* Task details
From the listing below, copy only the lines from the line that contains "- State unemployment insurance (employee share): 0.1%" to the line that contains "Taxable wages are gross pay minus all pre-tax deductions. The", counting those two lines as part of the copy.

* Data to use

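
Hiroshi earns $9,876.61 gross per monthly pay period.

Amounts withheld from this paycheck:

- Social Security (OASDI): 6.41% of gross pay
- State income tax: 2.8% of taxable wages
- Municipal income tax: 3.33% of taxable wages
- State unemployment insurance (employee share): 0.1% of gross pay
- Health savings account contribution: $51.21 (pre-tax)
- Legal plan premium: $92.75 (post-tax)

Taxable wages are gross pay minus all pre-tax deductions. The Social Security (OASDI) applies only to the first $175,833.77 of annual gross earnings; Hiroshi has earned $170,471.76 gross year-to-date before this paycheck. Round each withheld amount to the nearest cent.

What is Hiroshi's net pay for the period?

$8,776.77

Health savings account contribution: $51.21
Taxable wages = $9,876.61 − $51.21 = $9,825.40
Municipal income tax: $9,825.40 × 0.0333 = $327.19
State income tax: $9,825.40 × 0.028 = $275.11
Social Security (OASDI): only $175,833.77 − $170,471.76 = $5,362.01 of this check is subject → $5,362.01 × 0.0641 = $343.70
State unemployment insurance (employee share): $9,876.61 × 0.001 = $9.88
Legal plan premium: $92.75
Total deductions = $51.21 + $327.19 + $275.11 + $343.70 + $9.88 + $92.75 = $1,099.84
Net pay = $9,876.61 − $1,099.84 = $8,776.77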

...

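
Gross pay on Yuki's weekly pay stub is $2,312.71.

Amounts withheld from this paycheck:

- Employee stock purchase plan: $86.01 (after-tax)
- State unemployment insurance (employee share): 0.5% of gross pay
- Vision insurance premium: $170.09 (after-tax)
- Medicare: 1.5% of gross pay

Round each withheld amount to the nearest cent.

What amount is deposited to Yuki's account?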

--

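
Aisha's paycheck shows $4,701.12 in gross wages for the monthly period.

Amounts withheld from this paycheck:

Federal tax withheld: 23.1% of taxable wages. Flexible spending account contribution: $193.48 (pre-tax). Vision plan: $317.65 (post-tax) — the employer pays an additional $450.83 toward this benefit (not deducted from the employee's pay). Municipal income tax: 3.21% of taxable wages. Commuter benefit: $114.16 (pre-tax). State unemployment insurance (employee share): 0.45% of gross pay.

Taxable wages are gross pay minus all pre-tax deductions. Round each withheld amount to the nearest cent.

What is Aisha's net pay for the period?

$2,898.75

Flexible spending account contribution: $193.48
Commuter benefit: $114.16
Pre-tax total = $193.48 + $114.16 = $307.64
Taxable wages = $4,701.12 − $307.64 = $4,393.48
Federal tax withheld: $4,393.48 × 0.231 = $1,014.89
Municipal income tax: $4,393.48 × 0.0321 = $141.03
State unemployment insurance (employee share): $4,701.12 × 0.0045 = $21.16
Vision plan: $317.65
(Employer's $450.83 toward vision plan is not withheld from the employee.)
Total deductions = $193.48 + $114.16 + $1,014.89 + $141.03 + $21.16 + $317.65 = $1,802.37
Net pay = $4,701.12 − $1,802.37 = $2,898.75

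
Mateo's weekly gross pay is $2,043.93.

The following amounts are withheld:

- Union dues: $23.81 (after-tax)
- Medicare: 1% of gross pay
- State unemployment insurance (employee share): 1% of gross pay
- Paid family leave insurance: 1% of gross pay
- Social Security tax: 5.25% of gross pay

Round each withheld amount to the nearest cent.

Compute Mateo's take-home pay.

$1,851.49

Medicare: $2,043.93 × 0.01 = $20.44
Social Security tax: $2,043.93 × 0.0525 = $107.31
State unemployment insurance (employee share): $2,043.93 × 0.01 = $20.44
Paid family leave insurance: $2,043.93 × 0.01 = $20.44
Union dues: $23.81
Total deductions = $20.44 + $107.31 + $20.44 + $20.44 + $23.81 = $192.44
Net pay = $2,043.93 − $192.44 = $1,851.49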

* Completed task
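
- State unemployment insurance (employee share): 0.1% of gross pay
- Health savings account contribution: $51.21 (pre-tax)
- Legal plan premium: $92.75 (post-tax)

Taxable wages are gross pay minus all pre-tax deductions. The Social Security (OASDI) applies only to the first $175,833.77 of annual gross earnings; Hiroshi has earned $170,471.76 gross year-to-date before this paycheck. Round each withheld amount to the nearest cent.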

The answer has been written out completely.